--- EXTRACTED RECORDS ---

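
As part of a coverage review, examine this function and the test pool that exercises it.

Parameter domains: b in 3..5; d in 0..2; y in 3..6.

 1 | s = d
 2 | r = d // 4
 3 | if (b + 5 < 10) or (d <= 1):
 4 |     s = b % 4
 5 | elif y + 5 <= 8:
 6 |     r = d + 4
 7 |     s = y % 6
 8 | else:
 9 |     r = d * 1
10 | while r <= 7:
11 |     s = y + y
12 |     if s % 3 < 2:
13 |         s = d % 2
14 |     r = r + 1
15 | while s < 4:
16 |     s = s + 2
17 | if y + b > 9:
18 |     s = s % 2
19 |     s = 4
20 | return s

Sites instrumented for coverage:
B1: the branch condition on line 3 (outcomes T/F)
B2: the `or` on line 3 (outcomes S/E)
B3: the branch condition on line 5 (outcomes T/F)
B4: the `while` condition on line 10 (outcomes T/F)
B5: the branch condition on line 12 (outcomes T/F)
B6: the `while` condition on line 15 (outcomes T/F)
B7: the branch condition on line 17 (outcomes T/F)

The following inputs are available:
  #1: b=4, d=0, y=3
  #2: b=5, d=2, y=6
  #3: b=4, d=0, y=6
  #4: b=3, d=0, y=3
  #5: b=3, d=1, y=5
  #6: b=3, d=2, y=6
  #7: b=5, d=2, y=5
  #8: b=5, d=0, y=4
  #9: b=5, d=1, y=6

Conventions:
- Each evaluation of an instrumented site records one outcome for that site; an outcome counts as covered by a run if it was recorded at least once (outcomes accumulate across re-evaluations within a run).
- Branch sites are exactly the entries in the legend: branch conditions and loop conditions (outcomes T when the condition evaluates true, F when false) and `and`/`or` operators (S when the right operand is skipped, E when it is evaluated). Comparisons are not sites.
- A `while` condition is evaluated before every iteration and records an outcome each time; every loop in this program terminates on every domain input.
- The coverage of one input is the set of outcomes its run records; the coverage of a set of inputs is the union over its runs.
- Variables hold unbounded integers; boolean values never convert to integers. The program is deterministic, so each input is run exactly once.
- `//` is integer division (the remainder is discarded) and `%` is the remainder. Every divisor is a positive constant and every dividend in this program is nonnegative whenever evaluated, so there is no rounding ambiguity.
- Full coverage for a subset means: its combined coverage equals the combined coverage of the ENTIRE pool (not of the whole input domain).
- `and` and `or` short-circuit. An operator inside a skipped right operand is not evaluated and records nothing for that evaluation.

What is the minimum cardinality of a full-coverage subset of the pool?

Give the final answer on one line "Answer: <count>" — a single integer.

#1 (b=4, d=0, y=3) -> covered: B1=T, B2=S, B4=T, B4=F, B5=T, B6=T, B6=F, B7=F
#2 (b=5, d=2, y=6) -> covered: B1=F, B2=E, B3=F, B4=T, B4=F, B5=T, B6=T, B6=F, B7=T
#3 (b=4, d=0, y=6) -> covered: B1=T, B2=S, B4=T, B4=F, B5=T, B6=T, B6=F, B7=T
#4 (b=3, d=0, y=3) -> covered: B1=T, B2=S, B4=T, B4=F, B5=T, B6=T, B6=F, B7=F
#5 (b=3, d=1, y=5) -> covered: B1=T, B2=S, B4=T, B4=F, B5=T, B6=T, B6=F, B7=F
#6 (b=3, d=2, y=6) -> covered: B1=T, B2=S, B4=T, B4=F, B5=T, B6=T, B6=F, B7=F
#7 (b=5, d=2, y=5) -> covered: B1=F, B2=E, B3=F, B4=T, B4=F, B5=T, B6=T, B6=F, B7=T
#8 (b=5, d=0, y=4) -> covered: B1=T, B2=E, B4=T, B4=F, B5=F, B6=F, B7=F
#9 (b=5, d=1, y=6) -> covered: B1=T, B2=E, B4=T, B4=F, B5=T, B6=T, B6=F, B7=T
union over all inputs: B1=T, B1=F, B2=S, B2=E, B3=F, B4=T, B4=F, B5=T, B5=F, B6=T, B6=F, B7=T, B7=F (13 outcomes)
checked all size-1 subsets: none covers 13 outcomes (max 9/13)
checked all size-2 subsets: none covers 13 outcomes (max 12/13)
inputs {1, 2, 8} (size 3) cover everything; no size-3 subset with a lexicographically smaller index list covers all 13

Answer: 3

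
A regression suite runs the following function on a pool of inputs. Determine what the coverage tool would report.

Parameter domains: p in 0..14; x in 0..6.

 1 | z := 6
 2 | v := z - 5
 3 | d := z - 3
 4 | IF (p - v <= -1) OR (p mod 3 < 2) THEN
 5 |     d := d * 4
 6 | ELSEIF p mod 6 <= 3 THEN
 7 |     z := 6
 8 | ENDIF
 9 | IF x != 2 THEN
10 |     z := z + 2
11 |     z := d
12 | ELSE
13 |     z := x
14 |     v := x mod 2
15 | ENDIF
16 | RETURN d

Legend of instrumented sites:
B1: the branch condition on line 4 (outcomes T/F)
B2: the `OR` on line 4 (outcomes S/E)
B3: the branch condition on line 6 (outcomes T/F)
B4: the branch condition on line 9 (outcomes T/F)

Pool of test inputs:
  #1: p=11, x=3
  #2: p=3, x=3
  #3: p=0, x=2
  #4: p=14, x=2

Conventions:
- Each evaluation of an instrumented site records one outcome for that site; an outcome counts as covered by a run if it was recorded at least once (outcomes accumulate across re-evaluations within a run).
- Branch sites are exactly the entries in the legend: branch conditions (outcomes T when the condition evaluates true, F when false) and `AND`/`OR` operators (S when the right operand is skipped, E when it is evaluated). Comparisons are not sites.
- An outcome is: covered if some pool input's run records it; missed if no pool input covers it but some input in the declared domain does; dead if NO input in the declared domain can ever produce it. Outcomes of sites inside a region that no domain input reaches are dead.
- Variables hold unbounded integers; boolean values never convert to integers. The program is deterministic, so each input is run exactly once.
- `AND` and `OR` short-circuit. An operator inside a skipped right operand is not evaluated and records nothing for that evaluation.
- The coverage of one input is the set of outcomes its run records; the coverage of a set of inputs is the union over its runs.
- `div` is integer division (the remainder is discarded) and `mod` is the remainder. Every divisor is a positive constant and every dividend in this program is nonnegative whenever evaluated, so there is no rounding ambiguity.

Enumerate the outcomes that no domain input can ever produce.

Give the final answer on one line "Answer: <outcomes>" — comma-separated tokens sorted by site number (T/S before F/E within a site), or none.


exhaustive pass over the 105-input domain:
  reachable outcomes have witnesses, e.g. B1=T (e.g. p=0, x=0), B1=F (e.g. p=2, x=0), B2=S (e.g. p=0, x=0), B2=E (e.g. p=1, x=0)
Answer: none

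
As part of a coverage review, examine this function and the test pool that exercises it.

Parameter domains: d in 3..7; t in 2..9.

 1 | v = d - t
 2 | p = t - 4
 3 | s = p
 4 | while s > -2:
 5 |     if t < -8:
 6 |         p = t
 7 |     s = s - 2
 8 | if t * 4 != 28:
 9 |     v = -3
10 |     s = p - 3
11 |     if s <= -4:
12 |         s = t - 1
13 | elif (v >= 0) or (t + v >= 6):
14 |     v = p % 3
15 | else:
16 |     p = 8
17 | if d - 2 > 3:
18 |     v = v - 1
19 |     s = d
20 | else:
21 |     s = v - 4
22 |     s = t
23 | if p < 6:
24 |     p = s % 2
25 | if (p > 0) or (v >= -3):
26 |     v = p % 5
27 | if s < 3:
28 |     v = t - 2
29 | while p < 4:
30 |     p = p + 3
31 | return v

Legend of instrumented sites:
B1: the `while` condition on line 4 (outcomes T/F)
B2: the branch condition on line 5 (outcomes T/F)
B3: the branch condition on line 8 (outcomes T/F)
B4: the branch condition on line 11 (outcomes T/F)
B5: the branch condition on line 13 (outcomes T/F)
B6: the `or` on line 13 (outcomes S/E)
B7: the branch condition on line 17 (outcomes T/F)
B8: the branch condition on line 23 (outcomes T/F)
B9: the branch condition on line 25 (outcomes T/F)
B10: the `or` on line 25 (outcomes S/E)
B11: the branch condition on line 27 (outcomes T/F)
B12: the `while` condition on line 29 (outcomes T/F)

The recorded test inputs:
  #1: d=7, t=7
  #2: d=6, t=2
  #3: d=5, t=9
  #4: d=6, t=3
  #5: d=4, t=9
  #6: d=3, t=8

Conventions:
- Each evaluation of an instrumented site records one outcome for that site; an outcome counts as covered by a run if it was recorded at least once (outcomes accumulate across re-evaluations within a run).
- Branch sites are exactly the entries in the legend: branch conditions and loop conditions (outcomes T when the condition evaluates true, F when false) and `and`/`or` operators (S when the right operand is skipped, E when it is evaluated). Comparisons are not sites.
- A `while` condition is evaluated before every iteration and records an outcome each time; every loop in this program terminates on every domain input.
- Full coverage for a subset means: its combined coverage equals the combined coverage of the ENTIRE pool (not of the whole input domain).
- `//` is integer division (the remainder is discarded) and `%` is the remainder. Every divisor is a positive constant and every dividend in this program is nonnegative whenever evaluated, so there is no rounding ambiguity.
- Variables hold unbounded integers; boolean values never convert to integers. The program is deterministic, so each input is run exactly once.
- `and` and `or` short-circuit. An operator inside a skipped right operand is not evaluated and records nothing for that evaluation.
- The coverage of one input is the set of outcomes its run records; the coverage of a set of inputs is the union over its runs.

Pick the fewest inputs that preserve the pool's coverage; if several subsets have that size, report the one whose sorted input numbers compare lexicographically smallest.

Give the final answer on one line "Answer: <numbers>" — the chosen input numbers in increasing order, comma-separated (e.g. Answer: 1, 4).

input #1, d=7, t=7: outcomes B1=T, B1=F, B2=F, B3=F, B5=T, B6=S, B7=T, B8=T, B9=T, B10=S, B11=F, B12=T, B12=F
input #2, d=6, t=2: outcomes B1=F, B3=T, B4=T, B7=T, B8=T, B9=F, B10=E, B11=F, B12=T, B12=F
input #3, d=5, t=9: outcomes B1=T, B1=F, B2=F, B3=T, B4=F, B7=F, B8=T, B9=T, B10=S, B11=F, B12=T, B12=F
input #4, d=6, t=3: outcomes B1=T, B1=F, B2=F, B3=T, B4=T, B7=T, B8=T, B9=F, B10=E, B11=F, B12=T, B12=F
input #5, d=4, t=9: outcomes B1=T, B1=F, B2=F, B3=T, B4=F, B7=F, B8=T, B9=T, B10=S, B11=F, B12=T, B12=F
input #6, d=3, t=8: outcomes B1=T, B1=F, B2=F, B3=T, B4=F, B7=F, B8=T, B9=T, B10=E, B11=F, B12=T, B12=F
together the pool reaches 19 outcomes: B1=T, B1=F, B2=F, B3=T, B3=F, B4=T, B4=F, B5=T, B6=S, B7=T, B7=F, B8=T, B9=T, B9=F, B10=S, B10=E, B11=F, B12=T, B12=F
size 1 is not enough: best union over all size-1 subsets is 13/19
size 2 is not enough: best union over all size-2 subsets is 17/19
inputs {1, 2, 3} (size 3) cover everything; no size-3 subset with a lexicographically smaller index list covers all 19

Answer: 1, 2, 3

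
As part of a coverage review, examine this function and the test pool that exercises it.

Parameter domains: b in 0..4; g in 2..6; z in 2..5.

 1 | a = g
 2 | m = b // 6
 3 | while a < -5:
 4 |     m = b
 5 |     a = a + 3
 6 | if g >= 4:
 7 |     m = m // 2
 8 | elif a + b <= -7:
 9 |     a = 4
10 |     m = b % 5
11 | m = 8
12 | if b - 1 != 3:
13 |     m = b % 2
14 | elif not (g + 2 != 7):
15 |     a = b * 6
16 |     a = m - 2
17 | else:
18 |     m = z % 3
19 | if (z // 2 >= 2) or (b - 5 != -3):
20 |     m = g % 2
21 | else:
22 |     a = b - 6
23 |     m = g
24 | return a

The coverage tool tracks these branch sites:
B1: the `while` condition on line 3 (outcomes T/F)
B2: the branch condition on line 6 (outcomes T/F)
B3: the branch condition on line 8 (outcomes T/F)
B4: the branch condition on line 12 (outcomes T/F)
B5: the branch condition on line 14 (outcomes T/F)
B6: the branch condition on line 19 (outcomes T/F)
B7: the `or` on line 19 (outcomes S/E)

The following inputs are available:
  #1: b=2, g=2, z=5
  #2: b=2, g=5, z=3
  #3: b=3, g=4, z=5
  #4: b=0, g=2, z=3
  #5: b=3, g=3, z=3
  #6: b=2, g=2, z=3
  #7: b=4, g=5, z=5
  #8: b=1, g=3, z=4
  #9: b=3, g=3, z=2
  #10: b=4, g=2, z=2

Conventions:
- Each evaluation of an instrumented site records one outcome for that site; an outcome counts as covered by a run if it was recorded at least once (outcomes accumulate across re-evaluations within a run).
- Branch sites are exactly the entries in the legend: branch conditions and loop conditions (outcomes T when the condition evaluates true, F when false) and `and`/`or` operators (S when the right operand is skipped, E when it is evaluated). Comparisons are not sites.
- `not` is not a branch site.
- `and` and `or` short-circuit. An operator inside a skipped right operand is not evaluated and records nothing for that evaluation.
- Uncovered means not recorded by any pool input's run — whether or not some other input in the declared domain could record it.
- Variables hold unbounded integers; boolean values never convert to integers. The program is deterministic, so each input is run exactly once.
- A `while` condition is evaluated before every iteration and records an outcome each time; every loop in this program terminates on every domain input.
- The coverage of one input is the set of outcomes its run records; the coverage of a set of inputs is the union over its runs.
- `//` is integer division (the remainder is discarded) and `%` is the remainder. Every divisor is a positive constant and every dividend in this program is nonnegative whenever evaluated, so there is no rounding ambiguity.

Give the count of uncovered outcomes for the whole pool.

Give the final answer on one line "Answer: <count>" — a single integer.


test 1 (b=2, g=2, z=5) fires B1->F, B2->F, B3->F, B4->T, B7->S, B6->T; hits B1=F, B2=F, B3=F, B4=T, B6=T, B7=S
test 2 (b=2, g=5, z=3) fires B1->F, B2->T, B4->T, B7->E, B6->F; hits B1=F, B2=T, B4=T, B6=F, B7=E
test 3 (b=3, g=4, z=5) fires B1->F, B2->T, B4->T, B7->S, B6->T; hits B1=F, B2=T, B4=T, B6=T, B7=S
test 4 (b=0, g=2, z=3) fires B1->F, B2->F, B3->F, B4->T, B7->E, B6->T; hits B1=F, B2=F, B3=F, B4=T, B6=T, B7=E
test 5 (b=3, g=3, z=3) fires B1->F, B2->F, B3->F, B4->T, B7->E, B6->T; hits B1=F, B2=F, B3=F, B4=T, B6=T, B7=E
test 6 (b=2, g=2, z=3) fires B1->F, B2->F, B3->F, B4->T, B7->E, B6->F; hits B1=F, B2=F, B3=F, B4=T, B6=F, B7=E
test 7 (b=4, g=5, z=5) fires B1->F, B2->T, B4->F, B5->T, B7->S, B6->T; hits B1=F, B2=T, B4=F, B5=T, B6=T, B7=S
test 8 (b=1, g=3, z=4) fires B1->F, B2->F, B3->F, B4->T, B7->S, B6->T; hits B1=F, B2=F, B3=F, B4=T, B6=T, B7=S
test 9 (b=3, g=3, z=2) fires B1->F, B2->F, B3->F, B4->T, B7->E, B6->T; hits B1=F, B2=F, B3=F, B4=T, B6=T, B7=E
test 10 (b=4, g=2, z=2) fires B1->F, B2->F, B3->F, B4->F, B5->F, B7->E, B6->T; hits B1=F, B2=F, B3=F, B4=F, B5=F, B6=T, B7=E
union over the pool: B1=F, B2=T, B2=F, B3=F, B4=T, B4=F, B5=T, B5=F, B6=T, B6=F, B7=S, B7=E
uncovered (2 of 14): B1=T, B3=T
Answer: 2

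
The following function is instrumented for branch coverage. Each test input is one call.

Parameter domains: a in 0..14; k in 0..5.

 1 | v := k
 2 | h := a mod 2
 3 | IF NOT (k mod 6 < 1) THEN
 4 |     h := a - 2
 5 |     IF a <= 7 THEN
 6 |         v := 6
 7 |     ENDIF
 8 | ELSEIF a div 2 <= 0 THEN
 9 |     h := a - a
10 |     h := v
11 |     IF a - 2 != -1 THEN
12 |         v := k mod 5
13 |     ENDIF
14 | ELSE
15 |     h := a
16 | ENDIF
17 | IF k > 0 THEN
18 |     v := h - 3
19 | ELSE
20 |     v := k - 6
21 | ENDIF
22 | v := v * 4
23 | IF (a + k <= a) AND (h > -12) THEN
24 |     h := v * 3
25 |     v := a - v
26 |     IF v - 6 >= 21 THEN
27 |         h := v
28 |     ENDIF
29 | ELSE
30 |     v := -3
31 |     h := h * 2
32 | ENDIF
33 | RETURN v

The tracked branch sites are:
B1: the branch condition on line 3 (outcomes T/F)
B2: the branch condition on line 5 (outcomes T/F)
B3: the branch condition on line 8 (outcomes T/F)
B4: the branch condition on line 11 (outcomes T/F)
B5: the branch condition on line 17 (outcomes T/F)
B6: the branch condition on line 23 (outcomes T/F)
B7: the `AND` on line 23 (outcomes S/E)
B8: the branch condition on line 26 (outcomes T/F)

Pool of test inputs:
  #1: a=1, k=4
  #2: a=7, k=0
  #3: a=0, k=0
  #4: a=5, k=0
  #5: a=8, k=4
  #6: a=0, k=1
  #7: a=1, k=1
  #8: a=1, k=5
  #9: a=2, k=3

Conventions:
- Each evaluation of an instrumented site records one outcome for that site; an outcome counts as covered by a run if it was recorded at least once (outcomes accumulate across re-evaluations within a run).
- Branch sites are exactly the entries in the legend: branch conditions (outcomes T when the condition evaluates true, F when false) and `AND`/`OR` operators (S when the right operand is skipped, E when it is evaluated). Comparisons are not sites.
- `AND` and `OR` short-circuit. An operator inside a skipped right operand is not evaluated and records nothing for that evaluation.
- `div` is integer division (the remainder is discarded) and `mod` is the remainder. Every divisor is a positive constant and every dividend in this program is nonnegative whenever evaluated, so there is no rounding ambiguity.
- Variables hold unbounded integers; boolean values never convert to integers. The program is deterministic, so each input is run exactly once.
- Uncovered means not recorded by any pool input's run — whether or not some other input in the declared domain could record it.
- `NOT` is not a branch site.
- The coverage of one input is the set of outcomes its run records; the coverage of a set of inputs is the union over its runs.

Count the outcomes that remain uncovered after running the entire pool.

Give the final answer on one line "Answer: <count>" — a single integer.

input #1, a=1, k=4: events B1->T, B2->T, B5->T, B7->S, B6->F; outcomes B1=T, B2=T, B5=T, B6=F, B7=S
input #2, a=7, k=0: events B1->F, B3->F, B5->F, B7->E, B6->T, B8->T; outcomes B1=F, B3=F, B5=F, B6=T, B7=E, B8=T
input #3, a=0, k=0: events B1->F, B3->T, B4->T, B5->F, B7->E, B6->T, B8->F; outcomes B1=F, B3=T, B4=T, B5=F, B6=T, B7=E, B8=F
input #4, a=5, k=0: events B1->F, B3->F, B5->F, B7->E, B6->T, B8->T; outcomes B1=F, B3=F, B5=F, B6=T, B7=E, B8=T
input #5, a=8, k=4: events B1->T, B2->F, B5->T, B7->S, B6->F; outcomes B1=T, B2=F, B5=T, B6=F, B7=S
input #6, a=0, k=1: events B1->T, B2->T, B5->T, B7->S, B6->F; outcomes B1=T, B2=T, B5=T, B6=F, B7=S
input #7, a=1, k=1: events B1->T, B2->T, B5->T, B7->S, B6->F; outcomes B1=T, B2=T, B5=T, B6=F, B7=S
input #8, a=1, k=5: events B1->T, B2->T, B5->T, B7->S, B6->F; outcomes B1=T, B2=T, B5=T, B6=F, B7=S
input #9, a=2, k=3: events B1->T, B2->T, B5->T, B7->S, B6->F; outcomes B1=T, B2=T, B5=T, B6=F, B7=S
union over the pool: B1=T, B1=F, B2=T, B2=F, B3=T, B3=F, B4=T, B5=T, B5=F, B6=T, B6=F, B7=S, B7=E, B8=T, B8=F
uncovered (1 of 16): B4=F

Answer: 1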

---

EXERCISE GOAL:
Only the lines above from the line with "#5: a=8, k=4" to the line with "Count the outcomes", those two lines included, should be reproduced exactly.

ANSWER TO THE PROBLEM:
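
  #5: a=8, k=4
  #6: a=0, k=1
  #7: a=1, k=1
  #8: a=1, k=5
  #9: a=2, k=3

Conventions:
- Each evaluation of an instrumented site records one outcome for that site; an outcome counts as covered by a run if it was recorded at least once (outcomes accumulate across re-evaluations within a run).
- Branch sites are exactly the entries in the legend: branch conditions (outcomes T when the condition evaluates true, F when false) and `AND`/`OR` operators (S when the right operand is skipped, E when it is evaluated). Comparisons are not sites.
- `AND` and `OR` short-circuit. An operator inside a skipped right operand is not evaluated and records nothing for that evaluation.
- `div` is integer division (the remainder is discarded) and `mod` is the remainder. Every divisor is a positive constant and every dividend in this program is nonnegative whenever evaluated, so there is no rounding ambiguity.
- Variables hold unbounded integers; boolean values never convert to integers. The program is deterministic, so each input is run exactly once.
- Uncovered means not recorded by any pool input's run — whether or not some other input in the declared domain could record it.
- `NOT` is not a branch site.
- The coverage of one input is the set of outcomes its run records; the coverage of a set of inputs is the union over its runs.

Count the outcomes that remain uncovered after running the entire pool.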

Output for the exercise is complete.